#### Activity
Write out the line with "What is Mul(Mul(Mul(Mul(-4, Pow(-3, -1)), 2), 2), -15)?" and each line after it to the end of the material, exactly as they appear and with nothing else.

━━━━━ Data supplied

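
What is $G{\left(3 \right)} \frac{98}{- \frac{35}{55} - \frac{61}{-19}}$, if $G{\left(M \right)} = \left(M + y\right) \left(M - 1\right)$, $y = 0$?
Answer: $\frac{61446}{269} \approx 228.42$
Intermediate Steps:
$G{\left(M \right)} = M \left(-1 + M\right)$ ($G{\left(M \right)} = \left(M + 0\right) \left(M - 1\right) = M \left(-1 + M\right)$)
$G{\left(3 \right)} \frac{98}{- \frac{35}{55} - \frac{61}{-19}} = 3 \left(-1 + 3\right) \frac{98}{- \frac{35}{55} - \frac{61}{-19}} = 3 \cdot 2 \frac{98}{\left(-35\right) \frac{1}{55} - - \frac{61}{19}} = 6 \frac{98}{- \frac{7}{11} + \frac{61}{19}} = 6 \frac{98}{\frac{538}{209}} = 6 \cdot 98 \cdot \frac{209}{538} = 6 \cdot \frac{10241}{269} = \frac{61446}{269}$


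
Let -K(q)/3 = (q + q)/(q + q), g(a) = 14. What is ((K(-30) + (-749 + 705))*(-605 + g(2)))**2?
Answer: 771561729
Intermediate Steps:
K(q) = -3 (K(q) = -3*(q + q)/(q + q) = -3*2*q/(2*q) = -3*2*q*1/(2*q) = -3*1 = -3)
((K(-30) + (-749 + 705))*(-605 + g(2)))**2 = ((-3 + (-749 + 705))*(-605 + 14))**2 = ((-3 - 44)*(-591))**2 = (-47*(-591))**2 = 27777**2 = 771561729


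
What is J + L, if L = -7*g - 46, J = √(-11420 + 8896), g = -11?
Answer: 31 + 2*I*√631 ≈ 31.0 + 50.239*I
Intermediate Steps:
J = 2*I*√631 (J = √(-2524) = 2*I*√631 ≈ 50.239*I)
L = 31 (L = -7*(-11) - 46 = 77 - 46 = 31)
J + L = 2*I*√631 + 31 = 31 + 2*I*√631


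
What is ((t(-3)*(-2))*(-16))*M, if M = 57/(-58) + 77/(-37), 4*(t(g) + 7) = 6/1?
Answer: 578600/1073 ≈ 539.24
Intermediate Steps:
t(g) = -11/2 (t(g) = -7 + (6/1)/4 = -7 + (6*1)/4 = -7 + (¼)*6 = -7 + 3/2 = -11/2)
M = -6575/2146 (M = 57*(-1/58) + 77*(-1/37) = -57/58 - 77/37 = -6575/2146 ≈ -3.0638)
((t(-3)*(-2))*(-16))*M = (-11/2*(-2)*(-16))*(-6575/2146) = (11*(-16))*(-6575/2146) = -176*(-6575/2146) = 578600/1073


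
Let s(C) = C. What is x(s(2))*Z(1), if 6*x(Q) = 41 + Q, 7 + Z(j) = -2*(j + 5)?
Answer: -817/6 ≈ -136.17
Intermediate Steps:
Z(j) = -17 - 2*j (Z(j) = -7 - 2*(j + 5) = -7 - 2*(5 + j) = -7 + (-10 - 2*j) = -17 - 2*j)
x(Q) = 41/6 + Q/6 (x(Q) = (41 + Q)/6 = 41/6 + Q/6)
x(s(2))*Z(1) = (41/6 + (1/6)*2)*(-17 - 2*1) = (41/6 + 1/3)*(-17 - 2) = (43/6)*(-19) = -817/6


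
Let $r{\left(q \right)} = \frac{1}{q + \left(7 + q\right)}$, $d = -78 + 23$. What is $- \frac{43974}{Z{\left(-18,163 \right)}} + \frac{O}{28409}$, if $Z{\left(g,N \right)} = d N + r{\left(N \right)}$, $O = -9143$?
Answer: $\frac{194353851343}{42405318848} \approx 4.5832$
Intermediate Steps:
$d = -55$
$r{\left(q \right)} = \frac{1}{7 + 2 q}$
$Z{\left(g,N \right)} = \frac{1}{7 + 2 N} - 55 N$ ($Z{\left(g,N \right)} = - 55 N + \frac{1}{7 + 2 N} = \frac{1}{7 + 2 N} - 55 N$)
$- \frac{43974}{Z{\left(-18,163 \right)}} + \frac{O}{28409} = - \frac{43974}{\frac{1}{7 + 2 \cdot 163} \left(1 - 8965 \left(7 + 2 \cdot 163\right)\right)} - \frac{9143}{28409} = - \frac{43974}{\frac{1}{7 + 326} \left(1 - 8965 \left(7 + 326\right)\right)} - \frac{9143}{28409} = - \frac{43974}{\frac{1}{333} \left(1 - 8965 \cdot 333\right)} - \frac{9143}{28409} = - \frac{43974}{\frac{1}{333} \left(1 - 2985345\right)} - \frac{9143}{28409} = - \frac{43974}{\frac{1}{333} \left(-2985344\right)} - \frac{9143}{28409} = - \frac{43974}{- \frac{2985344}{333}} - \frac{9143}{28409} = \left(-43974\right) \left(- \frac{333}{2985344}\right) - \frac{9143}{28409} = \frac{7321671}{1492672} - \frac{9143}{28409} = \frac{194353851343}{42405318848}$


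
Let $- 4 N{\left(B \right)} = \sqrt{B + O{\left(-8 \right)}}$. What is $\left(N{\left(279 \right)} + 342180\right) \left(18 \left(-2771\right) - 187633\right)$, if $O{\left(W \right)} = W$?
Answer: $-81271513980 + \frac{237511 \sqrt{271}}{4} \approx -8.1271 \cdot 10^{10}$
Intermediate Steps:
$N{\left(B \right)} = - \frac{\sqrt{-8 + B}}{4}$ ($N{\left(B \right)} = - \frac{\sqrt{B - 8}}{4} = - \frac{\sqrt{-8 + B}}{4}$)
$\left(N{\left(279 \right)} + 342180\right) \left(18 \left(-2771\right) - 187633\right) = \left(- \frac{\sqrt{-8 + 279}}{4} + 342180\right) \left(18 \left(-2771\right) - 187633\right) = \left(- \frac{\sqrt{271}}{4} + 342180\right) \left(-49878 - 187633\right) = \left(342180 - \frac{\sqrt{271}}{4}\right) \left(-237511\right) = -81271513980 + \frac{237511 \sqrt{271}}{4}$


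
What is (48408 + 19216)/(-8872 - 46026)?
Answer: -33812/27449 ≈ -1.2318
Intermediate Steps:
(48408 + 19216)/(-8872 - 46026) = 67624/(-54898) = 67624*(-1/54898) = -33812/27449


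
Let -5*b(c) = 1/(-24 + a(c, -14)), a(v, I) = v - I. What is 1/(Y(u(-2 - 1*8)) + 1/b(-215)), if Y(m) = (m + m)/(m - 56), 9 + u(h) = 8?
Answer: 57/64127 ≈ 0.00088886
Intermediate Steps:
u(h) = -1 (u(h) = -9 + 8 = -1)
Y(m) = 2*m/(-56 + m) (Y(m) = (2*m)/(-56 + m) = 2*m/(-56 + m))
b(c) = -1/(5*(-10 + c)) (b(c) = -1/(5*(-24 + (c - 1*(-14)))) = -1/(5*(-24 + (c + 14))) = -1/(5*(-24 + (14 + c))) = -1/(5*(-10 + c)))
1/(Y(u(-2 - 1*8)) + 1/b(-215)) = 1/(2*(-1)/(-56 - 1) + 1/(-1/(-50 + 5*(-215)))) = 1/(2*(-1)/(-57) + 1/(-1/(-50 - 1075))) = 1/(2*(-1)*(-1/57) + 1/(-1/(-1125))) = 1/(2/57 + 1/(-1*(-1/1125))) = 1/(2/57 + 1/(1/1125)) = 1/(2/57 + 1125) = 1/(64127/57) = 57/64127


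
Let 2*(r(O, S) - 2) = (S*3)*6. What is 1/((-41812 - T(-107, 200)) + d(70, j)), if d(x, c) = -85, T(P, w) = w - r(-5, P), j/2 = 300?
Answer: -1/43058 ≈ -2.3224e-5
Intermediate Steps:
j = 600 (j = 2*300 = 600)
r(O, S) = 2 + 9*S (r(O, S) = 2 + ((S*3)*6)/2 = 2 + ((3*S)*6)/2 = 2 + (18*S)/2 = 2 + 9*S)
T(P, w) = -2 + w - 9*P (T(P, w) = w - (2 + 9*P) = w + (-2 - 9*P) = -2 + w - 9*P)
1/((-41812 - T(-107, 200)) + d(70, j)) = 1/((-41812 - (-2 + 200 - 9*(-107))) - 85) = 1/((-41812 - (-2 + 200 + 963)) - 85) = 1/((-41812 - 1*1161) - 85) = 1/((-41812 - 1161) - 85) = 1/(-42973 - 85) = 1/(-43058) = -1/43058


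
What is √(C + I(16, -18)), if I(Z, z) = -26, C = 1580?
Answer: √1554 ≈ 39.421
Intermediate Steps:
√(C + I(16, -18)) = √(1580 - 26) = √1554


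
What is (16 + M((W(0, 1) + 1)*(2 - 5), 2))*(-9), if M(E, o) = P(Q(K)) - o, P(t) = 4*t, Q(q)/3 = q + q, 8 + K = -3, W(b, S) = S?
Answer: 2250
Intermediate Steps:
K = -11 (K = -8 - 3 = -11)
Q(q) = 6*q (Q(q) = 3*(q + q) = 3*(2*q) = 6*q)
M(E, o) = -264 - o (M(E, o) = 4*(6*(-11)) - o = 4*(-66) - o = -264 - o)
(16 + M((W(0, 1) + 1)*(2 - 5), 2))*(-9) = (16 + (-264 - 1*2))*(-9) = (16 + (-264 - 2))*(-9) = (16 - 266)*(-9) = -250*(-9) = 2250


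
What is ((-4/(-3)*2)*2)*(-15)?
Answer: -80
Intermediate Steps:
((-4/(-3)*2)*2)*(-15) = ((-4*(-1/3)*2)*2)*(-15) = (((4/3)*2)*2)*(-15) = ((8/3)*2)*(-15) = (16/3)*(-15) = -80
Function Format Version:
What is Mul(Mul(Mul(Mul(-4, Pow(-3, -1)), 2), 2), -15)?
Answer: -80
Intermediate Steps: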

━━━━━━━━━━

#### Task output
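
What is Mul(Mul(Mul(Mul(-4, Pow(-3, -1)), 2), 2), -15)?
Answer: -80
Intermediate Steps: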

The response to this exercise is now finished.